WHAT IS EXPECTED — Find the line holding "12$, if $l = 4$?" in the entries below. Give it again exactly, along with every line after it up to and including the line holding "Answer: -7651235/17 ≈ -4.5007e+5".

====== RECORDS PROVIDED ======

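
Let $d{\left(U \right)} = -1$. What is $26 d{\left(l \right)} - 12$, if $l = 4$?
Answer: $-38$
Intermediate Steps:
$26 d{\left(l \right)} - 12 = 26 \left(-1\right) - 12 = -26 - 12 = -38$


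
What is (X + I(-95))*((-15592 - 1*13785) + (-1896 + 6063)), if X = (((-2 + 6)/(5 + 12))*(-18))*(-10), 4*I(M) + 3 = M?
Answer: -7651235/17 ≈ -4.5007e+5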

======
====== RECORDS PROVIDED ======

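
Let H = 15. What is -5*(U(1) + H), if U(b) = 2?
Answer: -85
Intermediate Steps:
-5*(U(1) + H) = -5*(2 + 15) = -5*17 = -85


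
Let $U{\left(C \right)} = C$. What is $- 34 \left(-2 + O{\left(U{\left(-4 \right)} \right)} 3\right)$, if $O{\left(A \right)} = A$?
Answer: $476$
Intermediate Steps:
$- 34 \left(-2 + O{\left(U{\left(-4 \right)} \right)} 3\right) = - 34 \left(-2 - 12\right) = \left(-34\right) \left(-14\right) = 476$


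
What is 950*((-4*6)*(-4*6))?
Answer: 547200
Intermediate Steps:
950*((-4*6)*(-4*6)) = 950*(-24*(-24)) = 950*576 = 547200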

======
====== RECORDS PROVIDED ======

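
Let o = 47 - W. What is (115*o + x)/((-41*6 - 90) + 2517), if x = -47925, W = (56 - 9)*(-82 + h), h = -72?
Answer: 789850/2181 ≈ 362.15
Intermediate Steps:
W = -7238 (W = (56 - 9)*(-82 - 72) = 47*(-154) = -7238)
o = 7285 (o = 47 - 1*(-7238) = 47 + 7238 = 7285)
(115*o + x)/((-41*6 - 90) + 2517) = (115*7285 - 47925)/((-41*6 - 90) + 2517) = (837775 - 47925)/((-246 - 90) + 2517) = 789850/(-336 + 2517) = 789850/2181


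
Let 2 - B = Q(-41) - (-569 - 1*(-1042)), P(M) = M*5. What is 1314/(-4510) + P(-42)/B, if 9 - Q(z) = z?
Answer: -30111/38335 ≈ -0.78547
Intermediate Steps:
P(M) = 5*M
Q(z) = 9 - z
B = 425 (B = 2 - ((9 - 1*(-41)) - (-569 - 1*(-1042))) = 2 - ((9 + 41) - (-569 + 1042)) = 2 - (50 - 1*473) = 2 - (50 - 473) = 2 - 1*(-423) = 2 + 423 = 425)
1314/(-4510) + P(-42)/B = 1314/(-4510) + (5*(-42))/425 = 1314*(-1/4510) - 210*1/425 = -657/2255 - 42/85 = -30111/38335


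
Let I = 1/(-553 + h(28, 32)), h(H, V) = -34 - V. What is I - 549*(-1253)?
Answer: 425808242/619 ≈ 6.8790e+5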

======

ANSWER TO THIS TASK —
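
Let $d{\left(U \right)} = -1$. What is $26 d{\left(l \right)} - 12$, if $l = 4$?
Answer: $-38$
Intermediate Steps:
$26 d{\left(l \right)} - 12 = 26 \left(-1\right) - 12 = -26 - 12 = -38$


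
What is (X + I(-95))*((-15592 - 1*13785) + (-1896 + 6063)), if X = (((-2 + 6)/(5 + 12))*(-18))*(-10), 4*I(M) + 3 = M?
Answer: -7651235/17 ≈ -4.5007e+5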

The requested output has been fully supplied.